> [Your objective] Please provide the entries below again, word for word.

Collected data entries
==*==

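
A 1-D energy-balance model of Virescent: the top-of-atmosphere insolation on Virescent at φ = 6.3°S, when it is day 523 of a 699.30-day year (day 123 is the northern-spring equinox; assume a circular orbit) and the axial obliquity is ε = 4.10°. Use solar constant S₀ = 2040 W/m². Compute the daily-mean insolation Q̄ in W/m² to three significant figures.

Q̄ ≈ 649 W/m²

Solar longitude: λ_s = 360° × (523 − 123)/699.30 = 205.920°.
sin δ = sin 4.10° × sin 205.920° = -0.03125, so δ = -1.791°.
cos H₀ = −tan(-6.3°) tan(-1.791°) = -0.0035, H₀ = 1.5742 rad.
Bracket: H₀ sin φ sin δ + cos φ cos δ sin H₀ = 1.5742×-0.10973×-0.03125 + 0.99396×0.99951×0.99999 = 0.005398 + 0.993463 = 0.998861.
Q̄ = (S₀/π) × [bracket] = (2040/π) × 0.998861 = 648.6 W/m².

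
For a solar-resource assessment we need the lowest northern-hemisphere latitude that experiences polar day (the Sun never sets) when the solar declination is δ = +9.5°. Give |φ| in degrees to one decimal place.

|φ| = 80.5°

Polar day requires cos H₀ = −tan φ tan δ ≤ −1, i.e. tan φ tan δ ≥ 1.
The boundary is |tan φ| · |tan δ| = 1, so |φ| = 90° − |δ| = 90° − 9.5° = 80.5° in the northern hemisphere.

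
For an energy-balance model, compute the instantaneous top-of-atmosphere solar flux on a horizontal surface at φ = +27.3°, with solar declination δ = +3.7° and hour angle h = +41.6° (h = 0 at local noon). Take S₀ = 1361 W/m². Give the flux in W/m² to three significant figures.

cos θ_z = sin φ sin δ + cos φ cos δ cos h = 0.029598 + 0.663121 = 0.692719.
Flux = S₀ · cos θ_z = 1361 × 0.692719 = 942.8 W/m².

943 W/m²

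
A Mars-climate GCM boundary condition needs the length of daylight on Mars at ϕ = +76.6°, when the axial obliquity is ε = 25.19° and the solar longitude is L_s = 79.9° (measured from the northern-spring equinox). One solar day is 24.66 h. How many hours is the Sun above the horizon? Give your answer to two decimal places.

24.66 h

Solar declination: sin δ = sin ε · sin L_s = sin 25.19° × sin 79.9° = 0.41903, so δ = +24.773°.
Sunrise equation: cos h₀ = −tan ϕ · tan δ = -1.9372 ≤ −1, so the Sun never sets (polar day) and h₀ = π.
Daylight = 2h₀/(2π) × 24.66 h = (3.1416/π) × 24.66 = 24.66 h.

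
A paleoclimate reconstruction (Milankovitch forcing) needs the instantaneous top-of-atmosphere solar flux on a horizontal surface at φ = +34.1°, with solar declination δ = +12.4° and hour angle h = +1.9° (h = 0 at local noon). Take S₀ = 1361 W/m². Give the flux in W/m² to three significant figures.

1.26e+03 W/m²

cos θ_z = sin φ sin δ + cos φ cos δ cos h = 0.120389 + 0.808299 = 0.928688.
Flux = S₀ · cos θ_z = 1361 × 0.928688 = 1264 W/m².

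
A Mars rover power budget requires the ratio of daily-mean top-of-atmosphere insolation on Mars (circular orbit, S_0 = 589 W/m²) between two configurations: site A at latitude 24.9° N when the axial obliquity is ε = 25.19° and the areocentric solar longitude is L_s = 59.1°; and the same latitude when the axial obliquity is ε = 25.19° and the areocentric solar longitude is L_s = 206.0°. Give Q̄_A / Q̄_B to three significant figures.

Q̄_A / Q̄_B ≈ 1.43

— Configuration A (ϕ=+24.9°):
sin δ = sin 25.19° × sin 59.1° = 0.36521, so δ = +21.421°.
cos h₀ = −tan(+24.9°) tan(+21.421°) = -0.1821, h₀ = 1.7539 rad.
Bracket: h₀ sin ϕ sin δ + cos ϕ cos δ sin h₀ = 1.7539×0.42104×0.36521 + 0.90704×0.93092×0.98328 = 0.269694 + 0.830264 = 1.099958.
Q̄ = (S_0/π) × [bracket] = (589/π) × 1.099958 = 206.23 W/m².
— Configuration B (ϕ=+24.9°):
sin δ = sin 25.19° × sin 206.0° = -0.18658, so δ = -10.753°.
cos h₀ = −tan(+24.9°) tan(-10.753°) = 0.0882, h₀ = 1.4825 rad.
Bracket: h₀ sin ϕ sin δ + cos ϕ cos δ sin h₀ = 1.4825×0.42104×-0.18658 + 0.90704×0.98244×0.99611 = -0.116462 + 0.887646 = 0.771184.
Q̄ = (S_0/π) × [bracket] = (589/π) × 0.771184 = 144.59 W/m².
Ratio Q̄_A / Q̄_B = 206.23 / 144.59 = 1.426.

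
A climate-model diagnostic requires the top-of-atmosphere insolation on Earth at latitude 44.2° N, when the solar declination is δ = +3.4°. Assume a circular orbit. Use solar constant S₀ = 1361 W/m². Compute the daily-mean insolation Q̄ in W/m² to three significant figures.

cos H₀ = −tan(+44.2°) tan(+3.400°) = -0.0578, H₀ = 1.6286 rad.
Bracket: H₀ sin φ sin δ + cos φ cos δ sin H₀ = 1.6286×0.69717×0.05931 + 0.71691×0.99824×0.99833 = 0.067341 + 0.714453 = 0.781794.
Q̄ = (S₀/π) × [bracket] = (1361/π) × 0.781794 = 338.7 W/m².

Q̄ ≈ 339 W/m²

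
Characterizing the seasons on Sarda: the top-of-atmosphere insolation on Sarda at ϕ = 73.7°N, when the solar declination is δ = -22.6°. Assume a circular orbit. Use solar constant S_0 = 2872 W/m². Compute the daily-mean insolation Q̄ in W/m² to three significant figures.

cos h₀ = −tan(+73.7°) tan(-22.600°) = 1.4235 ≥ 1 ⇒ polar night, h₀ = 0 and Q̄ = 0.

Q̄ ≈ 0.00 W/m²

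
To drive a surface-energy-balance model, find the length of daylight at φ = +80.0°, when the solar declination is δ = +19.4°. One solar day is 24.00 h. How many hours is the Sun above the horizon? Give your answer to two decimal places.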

==*==

> [Task answer]
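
A 1-D energy-balance model of Virescent: the top-of-atmosphere insolation on Virescent at φ = 6.3°S, when it is day 523 of a 699.30-day year (day 123 is the northern-spring equinox; assume a circular orbit) and the axial obliquity is ε = 4.10°. Use solar constant S₀ = 2040 W/m². Compute the daily-mean insolation Q̄ in W/m² to three significant figures.

Q̄ ≈ 649 W/m²

Solar longitude: λ_s = 360° × (523 − 123)/699.30 = 205.920°.
sin δ = sin 4.10° × sin 205.920° = -0.03125, so δ = -1.791°.
cos H₀ = −tan(-6.3°) tan(-1.791°) = -0.0035, H₀ = 1.5742 rad.
Bracket: H₀ sin φ sin δ + cos φ cos δ sin H₀ = 1.5742×-0.10973×-0.03125 + 0.99396×0.99951×0.99999 = 0.005398 + 0.993463 = 0.998861.
Q̄ = (S₀/π) × [bracket] = (2040/π) × 0.998861 = 648.6 W/m².

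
For a solar-resource assessment we need the lowest northern-hemisphere latitude that experiences polar day (the Sun never sets) when the solar declination is δ = +9.5°. Give |φ| in degrees to one decimal place.

|φ| = 80.5°

Polar day requires cos H₀ = −tan φ tan δ ≤ −1, i.e. tan φ tan δ ≥ 1.
The boundary is |tan φ| · |tan δ| = 1, so |φ| = 90° − |δ| = 90° − 9.5° = 80.5° in the northern hemisphere.

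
For an energy-balance model, compute the instantaneous top-of-atmosphere solar flux on a horizontal surface at φ = +27.3°, with solar declination δ = +3.7° and hour angle h = +41.6° (h = 0 at local noon). Take S₀ = 1361 W/m². Give the flux in W/m² to three significant figures.

cos θ_z = sin φ sin δ + cos φ cos δ cos h = 0.029598 + 0.663121 = 0.692719.
Flux = S₀ · cos θ_z = 1361 × 0.692719 = 942.8 W/m².

943 W/m²

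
A Mars-climate GCM boundary condition needs the length of daylight on Mars at ϕ = +76.6°, when the axial obliquity is ε = 25.19° and the solar longitude is L_s = 79.9° (measured from the northern-spring equinox). One solar day is 24.66 h. How many hours is the Sun above the horizon? Give your answer to two decimal places.

24.66 h

Solar declination: sin δ = sin ε · sin L_s = sin 25.19° × sin 79.9° = 0.41903, so δ = +24.773°.
Sunrise equation: cos h₀ = −tan ϕ · tan δ = -1.9372 ≤ −1, so the Sun never sets (polar day) and h₀ = π.
Daylight = 2h₀/(2π) × 24.66 h = (3.1416/π) × 24.66 = 24.66 h.

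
A paleoclimate reconstruction (Milankovitch forcing) needs the instantaneous top-of-atmosphere solar flux on a horizontal surface at φ = +34.1°, with solar declination δ = +12.4° and hour angle h = +1.9° (h = 0 at local noon). Take S₀ = 1361 W/m². Give the flux in W/m² to three significant figures.

1.26e+03 W/m²

cos θ_z = sin φ sin δ + cos φ cos δ cos h = 0.120389 + 0.808299 = 0.928688.
Flux = S₀ · cos θ_z = 1361 × 0.928688 = 1264 W/m².

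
A Mars rover power budget requires the ratio of daily-mean top-of-atmosphere insolation on Mars (circular orbit, S_0 = 589 W/m²) between two configurations: site A at latitude 24.9° N when the axial obliquity is ε = 25.19° and the areocentric solar longitude is L_s = 59.1°; and the same latitude when the axial obliquity is ε = 25.19° and the areocentric solar longitude is L_s = 206.0°. Give Q̄_A / Q̄_B to three significant figures.

Q̄_A / Q̄_B ≈ 1.43

— Configuration A (ϕ=+24.9°):
sin δ = sin 25.19° × sin 59.1° = 0.36521, so δ = +21.421°.
cos h₀ = −tan(+24.9°) tan(+21.421°) = -0.1821, h₀ = 1.7539 rad.
Bracket: h₀ sin ϕ sin δ + cos ϕ cos δ sin h₀ = 1.7539×0.42104×0.36521 + 0.90704×0.93092×0.98328 = 0.269694 + 0.830264 = 1.099958.
Q̄ = (S_0/π) × [bracket] = (589/π) × 1.099958 = 206.23 W/m².
— Configuration B (ϕ=+24.9°):
sin δ = sin 25.19° × sin 206.0° = -0.18658, so δ = -10.753°.
cos h₀ = −tan(+24.9°) tan(-10.753°) = 0.0882, h₀ = 1.4825 rad.
Bracket: h₀ sin ϕ sin δ + cos ϕ cos δ sin h₀ = 1.4825×0.42104×-0.18658 + 0.90704×0.98244×0.99611 = -0.116462 + 0.887646 = 0.771184.
Q̄ = (S_0/π) × [bracket] = (589/π) × 0.771184 = 144.59 W/m².
Ratio Q̄_A / Q̄_B = 206.23 / 144.59 = 1.426.

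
A climate-model diagnostic requires the top-of-atmosphere insolation on Earth at latitude 44.2° N, when the solar declination is δ = +3.4°. Assume a circular orbit. Use solar constant S₀ = 1361 W/m². Compute the daily-mean insolation Q̄ in W/m² to three significant figures.

cos H₀ = −tan(+44.2°) tan(+3.400°) = -0.0578, H₀ = 1.6286 rad.
Bracket: H₀ sin φ sin δ + cos φ cos δ sin H₀ = 1.6286×0.69717×0.05931 + 0.71691×0.99824×0.99833 = 0.067341 + 0.714453 = 0.781794.
Q̄ = (S₀/π) × [bracket] = (1361/π) × 0.781794 = 338.7 W/m².

Q̄ ≈ 339 W/m²

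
Characterizing the seasons on Sarda: the top-of-atmosphere insolation on Sarda at ϕ = 73.7°N, when the solar declination is δ = -22.6°. Assume a circular orbit. Use solar constant S_0 = 2872 W/m². Compute the daily-mean insolation Q̄ in W/m² to three significant figures.

cos h₀ = −tan(+73.7°) tan(-22.600°) = 1.4235 ≥ 1 ⇒ polar night, h₀ = 0 and Q̄ = 0.

Q̄ ≈ 0.00 W/m²

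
To drive a surface-energy-balance model, find the length of daylight at φ = +80.0°, when the solar declination is δ = +19.4°. One solar day is 24.00 h. How many hours is the Sun above the horizon? Give your answer to two decimal places.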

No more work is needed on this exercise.